### Exercise objective
Give again, word for word, every line below from the one that has "Find the tangent" through the one that has "(7) ∠PDQ = 60°", both included, and no others.

Dataset entries:
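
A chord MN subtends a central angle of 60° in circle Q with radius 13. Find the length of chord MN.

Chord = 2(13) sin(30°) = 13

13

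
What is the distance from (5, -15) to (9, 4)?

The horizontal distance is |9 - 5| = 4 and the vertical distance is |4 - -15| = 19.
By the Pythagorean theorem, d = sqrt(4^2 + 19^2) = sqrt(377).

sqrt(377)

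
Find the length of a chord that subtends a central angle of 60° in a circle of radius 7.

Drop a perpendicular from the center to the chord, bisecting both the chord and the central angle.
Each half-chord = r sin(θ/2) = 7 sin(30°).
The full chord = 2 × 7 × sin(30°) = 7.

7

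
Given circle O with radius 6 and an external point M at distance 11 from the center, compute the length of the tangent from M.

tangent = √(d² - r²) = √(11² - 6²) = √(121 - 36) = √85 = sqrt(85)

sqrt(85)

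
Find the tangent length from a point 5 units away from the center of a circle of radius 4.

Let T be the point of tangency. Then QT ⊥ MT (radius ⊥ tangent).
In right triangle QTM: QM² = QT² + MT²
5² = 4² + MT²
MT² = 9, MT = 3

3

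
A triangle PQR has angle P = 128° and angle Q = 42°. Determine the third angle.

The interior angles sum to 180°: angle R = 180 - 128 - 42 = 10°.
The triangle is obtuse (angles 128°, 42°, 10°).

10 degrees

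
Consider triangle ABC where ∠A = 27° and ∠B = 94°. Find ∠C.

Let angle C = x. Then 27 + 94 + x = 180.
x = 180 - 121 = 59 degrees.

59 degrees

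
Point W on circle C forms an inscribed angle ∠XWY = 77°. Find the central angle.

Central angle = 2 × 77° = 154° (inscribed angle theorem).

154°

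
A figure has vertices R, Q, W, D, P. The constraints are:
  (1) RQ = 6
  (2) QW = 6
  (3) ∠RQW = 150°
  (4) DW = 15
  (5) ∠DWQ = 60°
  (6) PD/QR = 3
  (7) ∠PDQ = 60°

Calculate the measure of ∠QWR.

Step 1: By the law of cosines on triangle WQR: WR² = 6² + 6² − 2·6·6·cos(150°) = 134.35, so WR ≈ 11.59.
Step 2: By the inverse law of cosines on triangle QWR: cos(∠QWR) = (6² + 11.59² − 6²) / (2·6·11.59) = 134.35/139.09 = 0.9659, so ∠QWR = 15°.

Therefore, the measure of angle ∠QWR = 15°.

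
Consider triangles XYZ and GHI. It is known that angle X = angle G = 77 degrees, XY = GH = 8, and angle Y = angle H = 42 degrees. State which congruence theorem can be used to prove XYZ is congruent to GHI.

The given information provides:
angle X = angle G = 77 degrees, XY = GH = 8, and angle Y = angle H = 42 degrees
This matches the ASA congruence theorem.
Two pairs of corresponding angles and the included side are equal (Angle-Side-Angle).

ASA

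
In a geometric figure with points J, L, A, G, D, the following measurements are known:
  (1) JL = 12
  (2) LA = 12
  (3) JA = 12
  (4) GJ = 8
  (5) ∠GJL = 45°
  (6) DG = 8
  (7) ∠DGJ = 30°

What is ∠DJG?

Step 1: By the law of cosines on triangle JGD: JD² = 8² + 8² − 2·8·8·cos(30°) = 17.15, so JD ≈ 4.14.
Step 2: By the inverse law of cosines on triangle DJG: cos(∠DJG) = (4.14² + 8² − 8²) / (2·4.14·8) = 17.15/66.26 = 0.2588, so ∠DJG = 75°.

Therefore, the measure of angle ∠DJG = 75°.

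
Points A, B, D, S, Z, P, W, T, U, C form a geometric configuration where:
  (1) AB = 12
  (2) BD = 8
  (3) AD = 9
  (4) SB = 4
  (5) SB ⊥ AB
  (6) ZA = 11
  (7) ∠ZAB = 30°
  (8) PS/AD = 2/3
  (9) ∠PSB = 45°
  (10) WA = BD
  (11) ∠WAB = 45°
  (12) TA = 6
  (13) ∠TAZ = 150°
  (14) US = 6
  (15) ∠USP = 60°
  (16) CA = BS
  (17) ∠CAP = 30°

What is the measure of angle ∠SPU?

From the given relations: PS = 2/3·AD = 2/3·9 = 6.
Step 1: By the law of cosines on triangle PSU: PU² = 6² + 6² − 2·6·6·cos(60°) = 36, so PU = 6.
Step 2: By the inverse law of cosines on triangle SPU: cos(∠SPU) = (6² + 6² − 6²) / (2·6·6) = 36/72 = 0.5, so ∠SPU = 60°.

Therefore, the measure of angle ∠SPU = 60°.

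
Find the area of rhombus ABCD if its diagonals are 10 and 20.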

### Solution for this task
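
Find the tangent length from a point 5 units away from the center of a circle of radius 4.

Let T be the point of tangency. Then QT ⊥ MT (radius ⊥ tangent).
In right triangle QTM: QM² = QT² + MT²
5² = 4² + MT²
MT² = 9, MT = 3

3

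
A triangle PQR has angle P = 128° and angle Q = 42°. Determine the third angle.

The interior angles sum to 180°: angle R = 180 - 128 - 42 = 10°.
The triangle is obtuse (angles 128°, 42°, 10°).

10 degrees

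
Consider triangle ABC where ∠A = 27° and ∠B = 94°. Find ∠C.

Let angle C = x. Then 27 + 94 + x = 180.
x = 180 - 121 = 59 degrees.

59 degrees

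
Point W on circle C forms an inscribed angle ∠XWY = 77°. Find the central angle.

Central angle = 2 × 77° = 154° (inscribed angle theorem).

154°

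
A figure has vertices R, Q, W, D, P. The constraints are:
  (1) RQ = 6
  (2) QW = 6
  (3) ∠RQW = 150°
  (4) DW = 15
  (5) ∠DWQ = 60°
  (6) PD/QR = 3
  (7) ∠PDQ = 60°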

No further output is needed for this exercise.